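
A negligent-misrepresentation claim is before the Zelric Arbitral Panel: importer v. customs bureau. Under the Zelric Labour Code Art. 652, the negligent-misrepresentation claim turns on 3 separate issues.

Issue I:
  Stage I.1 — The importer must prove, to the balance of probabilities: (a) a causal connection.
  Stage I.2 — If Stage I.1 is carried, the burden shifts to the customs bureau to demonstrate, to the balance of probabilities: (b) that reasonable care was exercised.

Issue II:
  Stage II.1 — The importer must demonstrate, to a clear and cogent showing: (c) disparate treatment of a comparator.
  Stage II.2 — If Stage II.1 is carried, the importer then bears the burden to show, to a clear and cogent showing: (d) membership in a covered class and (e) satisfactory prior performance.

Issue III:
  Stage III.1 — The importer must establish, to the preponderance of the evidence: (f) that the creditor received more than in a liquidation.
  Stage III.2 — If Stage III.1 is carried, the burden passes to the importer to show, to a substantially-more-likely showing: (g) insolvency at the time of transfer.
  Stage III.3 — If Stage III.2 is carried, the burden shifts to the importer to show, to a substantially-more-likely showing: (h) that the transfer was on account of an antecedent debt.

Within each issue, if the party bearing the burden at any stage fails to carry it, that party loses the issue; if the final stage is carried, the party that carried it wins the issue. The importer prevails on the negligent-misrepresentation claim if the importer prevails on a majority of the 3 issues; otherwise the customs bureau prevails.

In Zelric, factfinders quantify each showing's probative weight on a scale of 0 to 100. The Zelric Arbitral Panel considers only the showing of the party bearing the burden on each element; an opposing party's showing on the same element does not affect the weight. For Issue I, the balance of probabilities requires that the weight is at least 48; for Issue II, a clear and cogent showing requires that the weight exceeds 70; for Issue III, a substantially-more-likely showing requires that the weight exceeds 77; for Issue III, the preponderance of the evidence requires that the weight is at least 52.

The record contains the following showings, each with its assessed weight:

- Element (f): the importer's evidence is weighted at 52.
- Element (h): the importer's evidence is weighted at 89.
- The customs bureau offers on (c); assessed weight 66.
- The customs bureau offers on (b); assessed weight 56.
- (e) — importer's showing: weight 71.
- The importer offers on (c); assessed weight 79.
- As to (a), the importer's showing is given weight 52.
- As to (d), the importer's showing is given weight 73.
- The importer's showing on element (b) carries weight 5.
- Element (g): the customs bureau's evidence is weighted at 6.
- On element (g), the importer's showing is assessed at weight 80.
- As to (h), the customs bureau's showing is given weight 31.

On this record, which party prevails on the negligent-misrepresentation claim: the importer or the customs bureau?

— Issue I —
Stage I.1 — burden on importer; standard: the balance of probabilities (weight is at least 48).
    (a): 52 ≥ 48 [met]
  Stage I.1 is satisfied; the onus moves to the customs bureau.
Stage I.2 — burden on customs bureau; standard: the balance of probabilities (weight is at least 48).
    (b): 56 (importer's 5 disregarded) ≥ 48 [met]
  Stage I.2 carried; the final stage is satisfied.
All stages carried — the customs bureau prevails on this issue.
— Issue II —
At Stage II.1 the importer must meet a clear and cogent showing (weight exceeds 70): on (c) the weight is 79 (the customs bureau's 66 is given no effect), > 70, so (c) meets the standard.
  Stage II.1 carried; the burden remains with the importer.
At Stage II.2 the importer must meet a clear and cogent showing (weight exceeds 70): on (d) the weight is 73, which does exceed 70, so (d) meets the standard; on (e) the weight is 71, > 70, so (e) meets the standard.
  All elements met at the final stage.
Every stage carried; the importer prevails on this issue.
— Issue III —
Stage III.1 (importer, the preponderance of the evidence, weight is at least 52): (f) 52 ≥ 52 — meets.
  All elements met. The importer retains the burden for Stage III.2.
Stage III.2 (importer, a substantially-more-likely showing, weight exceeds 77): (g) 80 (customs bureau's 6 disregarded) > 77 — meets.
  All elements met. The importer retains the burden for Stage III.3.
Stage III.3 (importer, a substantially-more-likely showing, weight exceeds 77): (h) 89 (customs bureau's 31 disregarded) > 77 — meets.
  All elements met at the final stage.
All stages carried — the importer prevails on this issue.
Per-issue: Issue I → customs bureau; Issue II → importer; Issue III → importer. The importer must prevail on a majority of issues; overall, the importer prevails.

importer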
────
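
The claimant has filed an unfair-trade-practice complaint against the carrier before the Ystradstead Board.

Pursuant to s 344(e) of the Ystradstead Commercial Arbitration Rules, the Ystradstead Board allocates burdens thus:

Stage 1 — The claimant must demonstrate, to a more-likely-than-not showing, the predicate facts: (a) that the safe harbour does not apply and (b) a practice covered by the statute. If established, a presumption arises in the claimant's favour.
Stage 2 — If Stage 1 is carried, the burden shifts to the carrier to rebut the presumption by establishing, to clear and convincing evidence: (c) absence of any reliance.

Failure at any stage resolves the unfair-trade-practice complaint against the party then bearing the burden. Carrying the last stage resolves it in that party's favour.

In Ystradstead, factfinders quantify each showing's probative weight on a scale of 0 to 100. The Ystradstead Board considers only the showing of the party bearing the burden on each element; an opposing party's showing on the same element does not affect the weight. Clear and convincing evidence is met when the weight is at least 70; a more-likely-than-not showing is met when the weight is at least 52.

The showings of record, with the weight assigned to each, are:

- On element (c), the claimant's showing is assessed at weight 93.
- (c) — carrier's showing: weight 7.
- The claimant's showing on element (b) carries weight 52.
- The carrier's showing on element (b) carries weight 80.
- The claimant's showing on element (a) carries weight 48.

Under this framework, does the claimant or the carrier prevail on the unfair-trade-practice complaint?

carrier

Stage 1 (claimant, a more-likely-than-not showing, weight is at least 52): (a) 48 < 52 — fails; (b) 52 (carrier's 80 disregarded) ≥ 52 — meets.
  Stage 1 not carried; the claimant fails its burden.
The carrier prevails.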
────
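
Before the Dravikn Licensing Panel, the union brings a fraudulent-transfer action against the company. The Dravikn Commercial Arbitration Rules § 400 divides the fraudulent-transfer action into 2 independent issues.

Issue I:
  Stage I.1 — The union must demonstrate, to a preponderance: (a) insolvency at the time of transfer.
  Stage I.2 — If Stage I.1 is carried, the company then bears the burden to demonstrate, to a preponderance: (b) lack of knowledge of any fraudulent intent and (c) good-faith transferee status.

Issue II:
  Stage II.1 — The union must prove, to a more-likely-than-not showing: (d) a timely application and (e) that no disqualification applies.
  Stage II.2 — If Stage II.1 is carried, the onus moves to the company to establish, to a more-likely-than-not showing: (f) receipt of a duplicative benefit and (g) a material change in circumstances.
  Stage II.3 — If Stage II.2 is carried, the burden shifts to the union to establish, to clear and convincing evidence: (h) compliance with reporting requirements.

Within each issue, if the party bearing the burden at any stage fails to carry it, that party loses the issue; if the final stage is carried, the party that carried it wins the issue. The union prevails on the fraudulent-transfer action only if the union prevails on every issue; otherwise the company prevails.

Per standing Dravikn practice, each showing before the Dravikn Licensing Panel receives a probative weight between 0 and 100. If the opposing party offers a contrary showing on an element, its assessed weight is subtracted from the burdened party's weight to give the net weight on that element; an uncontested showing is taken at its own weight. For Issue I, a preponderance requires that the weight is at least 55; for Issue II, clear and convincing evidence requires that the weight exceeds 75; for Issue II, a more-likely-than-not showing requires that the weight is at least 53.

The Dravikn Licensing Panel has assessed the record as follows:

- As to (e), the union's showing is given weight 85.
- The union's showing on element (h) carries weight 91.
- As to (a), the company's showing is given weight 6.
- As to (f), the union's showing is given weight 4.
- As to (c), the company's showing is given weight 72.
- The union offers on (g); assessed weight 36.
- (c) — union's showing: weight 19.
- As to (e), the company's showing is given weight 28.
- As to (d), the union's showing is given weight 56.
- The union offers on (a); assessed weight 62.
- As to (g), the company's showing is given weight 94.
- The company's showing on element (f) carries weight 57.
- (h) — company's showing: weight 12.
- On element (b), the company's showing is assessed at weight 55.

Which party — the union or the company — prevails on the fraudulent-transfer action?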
────
Work required -
Your task is to retype the entries verbatim, starting with the line that holds "- (e) — importer's showing: weight 71." and stopping after the line that holds "- As to (h), the".

Exercise solution -
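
- (e) — importer's showing: weight 71.
- The importer offers on (c); assessed weight 79.
- As to (a), the importer's showing is given weight 52.
- As to (d), the importer's showing is given weight 73.
- The importer's showing on element (b) carries weight 5.
- Element (g): the customs bureau's evidence is weighted at 6.
- On element (g), the importer's showing is assessed at weight 80.
- As to (h), the customs bureau's showing is given weight 31.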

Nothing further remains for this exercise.